Write the records out again, exactly as they stand below.

DATA TO USE:
· · ·
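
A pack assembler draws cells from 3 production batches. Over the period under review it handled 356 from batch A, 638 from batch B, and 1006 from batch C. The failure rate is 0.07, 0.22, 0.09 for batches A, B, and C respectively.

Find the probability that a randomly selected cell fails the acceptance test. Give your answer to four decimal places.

P(F) ≈ 0.1279

Total: 356 + 638 + 1006 = 2000.
P(A) = 356/2000 = 0.178. P(B) = 638/2000 = 0.319. P(C) = 1006/2000 = 0.503.
P(F) = P(F|A)·P(A) + P(F|B)·P(B) + P(F|C)·P(C)
      = 0.07·0.178 + 0.22·0.319 + 0.09·0.503
      = 0.01246 + 0.07018 + 0.04527 = 0.12791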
· · ·
PROBLEM SOLUTION:
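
A pack assembler draws cells from 3 production batches. Over the period under review it handled 356 from batch A, 638 from batch B, and 1006 from batch C. The failure rate is 0.07, 0.22, 0.09 for batches A, B, and C respectively.

Find the probability that a randomly selected cell fails the acceptance test. Give your answer to four decimal places.

P(F) ≈ 0.1279

Total: 356 + 638 + 1006 = 2000.
P(A) = 356/2000 = 0.178. P(B) = 638/2000 = 0.319. P(C) = 1006/2000 = 0.503.
P(F) = P(F|A)·P(A) + P(F|B)·P(B) + P(F|C)·P(C)
      = 0.07·0.178 + 0.22·0.319 + 0.09·0.503
      = 0.01246 + 0.07018 + 0.04527 = 0.12791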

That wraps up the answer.